What you need to do: Please copy out the records that follow exactly as they stand.

(Data records)
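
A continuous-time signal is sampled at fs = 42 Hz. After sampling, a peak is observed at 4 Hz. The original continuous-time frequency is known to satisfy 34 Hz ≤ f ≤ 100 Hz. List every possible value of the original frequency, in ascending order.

38 Hz, 46 Hz, 80 Hz, 88 Hz

Frequencies that alias to 4 Hz are k·fs ± 4 Hz for integer k ≥ 0.
k=0: 4 Hz.
k=1: 38 Hz, 46 Hz.
k=2: 80 Hz, 88 Hz.
k=3: 122 Hz, 130 Hz.
Within [34 Hz, 100 Hz]: 38 Hz, 46 Hz, 80 Hz, 88 Hz.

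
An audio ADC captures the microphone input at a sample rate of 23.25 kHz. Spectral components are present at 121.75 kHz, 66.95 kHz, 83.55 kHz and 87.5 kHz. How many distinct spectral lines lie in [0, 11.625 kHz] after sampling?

3

fs/2 = 11.625 kHz.
121.75 kHz mod fs = 5.5 kHz.
5.5 kHz ≤ fs/2 = 11.625 kHz, appears at 5.5 kHz.
66.95 kHz mod fs = 20.45 kHz.
20.45 kHz > fs/2 = 11.625 kHz, folds to fs − 20.45 kHz = 2.8 kHz.
83.55 kHz mod fs = 13.8 kHz.
13.8 kHz > fs/2 = 11.625 kHz, folds to fs − 13.8 kHz = 9.45 kHz.
87.5 kHz mod fs = 17.75 kHz.
17.75 kHz > fs/2 = 11.625 kHz, folds to fs − 17.75 kHz = 5.5 kHz.
Distinct values: {2.8 kHz, 5.5 kHz, 9.45 kHz} → 3.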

Problem solution:
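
A continuous-time signal is sampled at fs = 42 Hz. After sampling, a peak is observed at 4 Hz. The original continuous-time frequency is known to satisfy 34 Hz ≤ f ≤ 100 Hz. List every possible value of the original frequency, in ascending order.

38 Hz, 46 Hz, 80 Hz, 88 Hz

Frequencies that alias to 4 Hz are k·fs ± 4 Hz for integer k ≥ 0.
k=0: 4 Hz.
k=1: 38 Hz, 46 Hz.
k=2: 80 Hz, 88 Hz.
k=3: 122 Hz, 130 Hz.
Within [34 Hz, 100 Hz]: 38 Hz, 46 Hz, 80 Hz, 88 Hz.

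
An audio ADC captures the microphone input at a sample rate of 23.25 kHz. Spectral components are present at 121.75 kHz, 66.95 kHz, 83.55 kHz and 87.5 kHz. How many distinct spectral lines lie in [0, 11.625 kHz] after sampling?

3

fs/2 = 11.625 kHz.
121.75 kHz mod fs = 5.5 kHz.
5.5 kHz ≤ fs/2 = 11.625 kHz, appears at 5.5 kHz.
66.95 kHz mod fs = 20.45 kHz.
20.45 kHz > fs/2 = 11.625 kHz, folds to fs − 20.45 kHz = 2.8 kHz.
83.55 kHz mod fs = 13.8 kHz.
13.8 kHz > fs/2 = 11.625 kHz, folds to fs − 13.8 kHz = 9.45 kHz.
87.5 kHz mod fs = 17.75 kHz.
17.75 kHz > fs/2 = 11.625 kHz, folds to fs − 17.75 kHz = 5.5 kHz.
Distinct values: {2.8 kHz, 5.5 kHz, 9.45 kHz} → 3.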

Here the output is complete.